■ Work task ■
In the records below, find the line with "Settings: layer_height=0.28mm; nozzle=0.4mm;" and the line with "Suppose you printed"; return exactly those lines and every line between them.

■ Source records ■
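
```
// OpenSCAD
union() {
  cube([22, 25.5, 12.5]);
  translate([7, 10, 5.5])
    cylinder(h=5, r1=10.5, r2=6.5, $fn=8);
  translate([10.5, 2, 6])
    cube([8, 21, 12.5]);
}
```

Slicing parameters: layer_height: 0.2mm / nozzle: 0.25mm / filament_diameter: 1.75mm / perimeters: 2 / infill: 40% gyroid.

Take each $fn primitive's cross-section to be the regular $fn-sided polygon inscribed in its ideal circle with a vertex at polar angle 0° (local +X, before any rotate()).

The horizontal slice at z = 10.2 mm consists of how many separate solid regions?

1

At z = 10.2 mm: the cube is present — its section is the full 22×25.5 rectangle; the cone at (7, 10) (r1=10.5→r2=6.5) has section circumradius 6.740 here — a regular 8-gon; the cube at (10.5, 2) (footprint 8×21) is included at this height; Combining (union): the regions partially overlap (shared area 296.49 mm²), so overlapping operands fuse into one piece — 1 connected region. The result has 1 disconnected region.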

--

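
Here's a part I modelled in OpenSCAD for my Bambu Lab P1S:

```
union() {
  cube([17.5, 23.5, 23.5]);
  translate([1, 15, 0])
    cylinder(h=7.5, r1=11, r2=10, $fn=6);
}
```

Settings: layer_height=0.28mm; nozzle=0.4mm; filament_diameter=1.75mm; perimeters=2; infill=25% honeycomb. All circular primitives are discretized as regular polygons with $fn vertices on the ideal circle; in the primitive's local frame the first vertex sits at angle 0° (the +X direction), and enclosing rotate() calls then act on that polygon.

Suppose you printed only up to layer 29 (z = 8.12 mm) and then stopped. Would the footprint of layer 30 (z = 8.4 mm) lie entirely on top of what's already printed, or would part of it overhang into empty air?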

■ Answer section ■
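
Settings: layer_height=0.28mm; nozzle=0.4mm; filament_diameter=1.75mm; perimeters=2; infill=25% honeycomb. All circular primitives are discretized as regular polygons with $fn vertices on the ideal circle; in the primitive's local frame the first vertex sits at angle 0° (the +X direction), and enclosing rotate() calls then act on that polygon.

Suppose you printed only up to layer 29 (z = 8.12 mm) and then stopped. Would the footprint of layer 30 (z = 8.4 mm) lie entirely on top of what's already printed, or would part of it overhang into empty air?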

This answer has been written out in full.